**ASSIGNED TASK:**
Repeat exactly, and only, the lines from the one containing "P = [2 0; 0 3]" through the end of the records.

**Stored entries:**
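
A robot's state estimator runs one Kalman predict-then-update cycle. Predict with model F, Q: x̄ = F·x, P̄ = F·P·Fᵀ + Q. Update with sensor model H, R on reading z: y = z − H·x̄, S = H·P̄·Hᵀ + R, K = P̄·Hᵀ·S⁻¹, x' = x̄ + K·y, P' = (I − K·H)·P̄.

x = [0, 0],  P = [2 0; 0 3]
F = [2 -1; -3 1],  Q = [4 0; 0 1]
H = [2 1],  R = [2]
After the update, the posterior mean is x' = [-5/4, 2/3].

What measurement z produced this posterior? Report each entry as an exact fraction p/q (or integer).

x̄ = F·x = [0, 0]
P̄ = F·P·Fᵀ + Q = [15 -15; -15 22]
S = H·P̄·Hᵀ + R = [24]
K = P̄·Hᵀ·S⁻¹ = [5/8; -1/3]
x' − x̄ = [-5/4, 2/3] = K·y
y = (KᵀK)⁻¹·Kᵀ·(x' − x̄) = [-2]
z = y + H·x̄ = [-2] + [0] = [-2]

z = [-2]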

**SOLUTION BELOW:**
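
x = [0, 0],  P = [2 0; 0 3]
F = [2 -1; -3 1],  Q = [4 0; 0 1]
H = [2 1],  R = [2]
After the update, the posterior mean is x' = [-5/4, 2/3].

What measurement z produced this posterior? Report each entry as an exact fraction p/q (or integer).

x̄ = F·x = [0, 0]
P̄ = F·P·Fᵀ + Q = [15 -15; -15 22]
S = H·P̄·Hᵀ + R = [24]
K = P̄·Hᵀ·S⁻¹ = [5/8; -1/3]
x' − x̄ = [-5/4, 2/3] = K·y
y = (KᵀK)⁻¹·Kᵀ·(x' − x̄) = [-2]
z = y + H·x̄ = [-2] + [0] = [-2]

z = [-2]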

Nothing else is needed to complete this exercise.